>>

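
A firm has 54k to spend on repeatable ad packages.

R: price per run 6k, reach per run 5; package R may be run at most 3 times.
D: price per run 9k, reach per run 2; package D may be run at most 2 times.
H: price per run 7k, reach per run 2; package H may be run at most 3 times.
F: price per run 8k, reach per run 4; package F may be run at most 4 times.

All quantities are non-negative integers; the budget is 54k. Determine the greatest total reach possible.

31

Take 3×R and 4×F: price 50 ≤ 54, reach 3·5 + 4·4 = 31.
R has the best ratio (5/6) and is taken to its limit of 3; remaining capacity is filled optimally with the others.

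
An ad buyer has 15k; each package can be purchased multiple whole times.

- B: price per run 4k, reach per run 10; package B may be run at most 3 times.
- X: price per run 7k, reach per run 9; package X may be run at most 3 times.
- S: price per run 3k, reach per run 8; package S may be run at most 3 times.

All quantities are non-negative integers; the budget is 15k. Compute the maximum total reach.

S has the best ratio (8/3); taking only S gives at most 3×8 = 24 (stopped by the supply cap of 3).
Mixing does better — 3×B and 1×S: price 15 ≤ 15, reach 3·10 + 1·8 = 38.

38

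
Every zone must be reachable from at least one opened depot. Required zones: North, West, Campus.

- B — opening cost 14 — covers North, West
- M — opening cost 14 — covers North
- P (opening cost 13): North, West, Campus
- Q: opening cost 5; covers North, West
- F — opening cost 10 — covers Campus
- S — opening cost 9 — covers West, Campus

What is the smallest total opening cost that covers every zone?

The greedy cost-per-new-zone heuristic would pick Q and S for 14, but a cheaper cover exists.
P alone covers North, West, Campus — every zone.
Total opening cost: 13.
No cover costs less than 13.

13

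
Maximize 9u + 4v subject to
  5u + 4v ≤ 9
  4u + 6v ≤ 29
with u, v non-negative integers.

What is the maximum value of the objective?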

<<
>>

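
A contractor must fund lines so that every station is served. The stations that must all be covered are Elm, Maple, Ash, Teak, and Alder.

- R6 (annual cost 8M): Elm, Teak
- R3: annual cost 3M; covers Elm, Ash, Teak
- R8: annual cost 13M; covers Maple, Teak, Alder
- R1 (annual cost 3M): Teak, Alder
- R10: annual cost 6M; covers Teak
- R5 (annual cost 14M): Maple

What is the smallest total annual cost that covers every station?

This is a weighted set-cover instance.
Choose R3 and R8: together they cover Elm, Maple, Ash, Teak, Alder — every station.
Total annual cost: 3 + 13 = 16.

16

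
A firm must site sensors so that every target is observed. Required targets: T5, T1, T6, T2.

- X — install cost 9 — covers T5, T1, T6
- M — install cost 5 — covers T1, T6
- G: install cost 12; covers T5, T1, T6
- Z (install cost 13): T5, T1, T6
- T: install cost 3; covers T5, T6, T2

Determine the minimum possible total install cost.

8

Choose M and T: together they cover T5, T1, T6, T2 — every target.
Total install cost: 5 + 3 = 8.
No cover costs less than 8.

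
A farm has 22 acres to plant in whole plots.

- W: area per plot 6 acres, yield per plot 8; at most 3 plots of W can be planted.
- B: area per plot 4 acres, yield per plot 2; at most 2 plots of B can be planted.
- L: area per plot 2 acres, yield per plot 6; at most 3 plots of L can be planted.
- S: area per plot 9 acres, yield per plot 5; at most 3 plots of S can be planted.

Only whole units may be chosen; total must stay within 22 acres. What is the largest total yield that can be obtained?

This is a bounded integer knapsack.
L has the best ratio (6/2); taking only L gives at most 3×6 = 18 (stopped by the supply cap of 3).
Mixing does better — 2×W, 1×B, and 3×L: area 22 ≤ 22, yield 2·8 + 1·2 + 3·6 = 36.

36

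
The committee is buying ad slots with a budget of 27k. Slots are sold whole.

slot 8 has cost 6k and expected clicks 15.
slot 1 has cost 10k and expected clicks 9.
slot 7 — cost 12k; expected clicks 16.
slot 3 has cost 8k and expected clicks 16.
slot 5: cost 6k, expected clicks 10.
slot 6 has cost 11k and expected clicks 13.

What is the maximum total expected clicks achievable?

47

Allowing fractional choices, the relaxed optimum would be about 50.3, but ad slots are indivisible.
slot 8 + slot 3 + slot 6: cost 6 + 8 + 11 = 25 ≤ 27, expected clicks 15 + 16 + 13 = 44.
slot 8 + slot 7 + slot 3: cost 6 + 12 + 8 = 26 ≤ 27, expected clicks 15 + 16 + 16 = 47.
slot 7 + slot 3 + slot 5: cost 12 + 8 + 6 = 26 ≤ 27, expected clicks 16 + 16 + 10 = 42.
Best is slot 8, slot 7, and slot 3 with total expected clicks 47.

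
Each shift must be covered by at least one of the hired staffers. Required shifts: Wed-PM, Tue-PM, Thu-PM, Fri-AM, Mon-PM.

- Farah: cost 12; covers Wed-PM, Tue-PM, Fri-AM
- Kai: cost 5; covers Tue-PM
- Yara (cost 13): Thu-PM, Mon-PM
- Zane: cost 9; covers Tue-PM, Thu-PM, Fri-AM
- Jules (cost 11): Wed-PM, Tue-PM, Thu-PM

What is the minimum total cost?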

<<
>>

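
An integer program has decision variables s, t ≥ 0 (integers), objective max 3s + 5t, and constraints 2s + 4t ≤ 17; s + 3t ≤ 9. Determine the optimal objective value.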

<<

Exercise directions — Referring to the material above, set down exactly the lines between the line with "A firm has 54k" and the line with "Every zone must", inclusive, and no other lines.

Written response —
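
A firm has 54k to spend on repeatable ad packages.

R: price per run 6k, reach per run 5; package R may be run at most 3 times.
D: price per run 9k, reach per run 2; package D may be run at most 2 times.
H: price per run 7k, reach per run 2; package H may be run at most 3 times.
F: price per run 8k, reach per run 4; package F may be run at most 4 times.

All quantities are non-negative integers; the budget is 54k. Determine the greatest total reach possible.

31

Take 3×R and 4×F: price 50 ≤ 54, reach 3·5 + 4·4 = 31.
R has the best ratio (5/6) and is taken to its limit of 3; remaining capacity is filled optimally with the others.

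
An ad buyer has 15k; each package can be purchased multiple whole times.

- B: price per run 4k, reach per run 10; package B may be run at most 3 times.
- X: price per run 7k, reach per run 9; package X may be run at most 3 times.
- S: price per run 3k, reach per run 8; package S may be run at most 3 times.

All quantities are non-negative integers; the budget is 15k. Compute the maximum total reach.

S has the best ratio (8/3); taking only S gives at most 3×8 = 24 (stopped by the supply cap of 3).
Mixing does better — 3×B and 1×S: price 15 ≤ 15, reach 3·10 + 1·8 = 38.

38

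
Every zone must be reachable from at least one opened depot. Required zones: North, West, Campus.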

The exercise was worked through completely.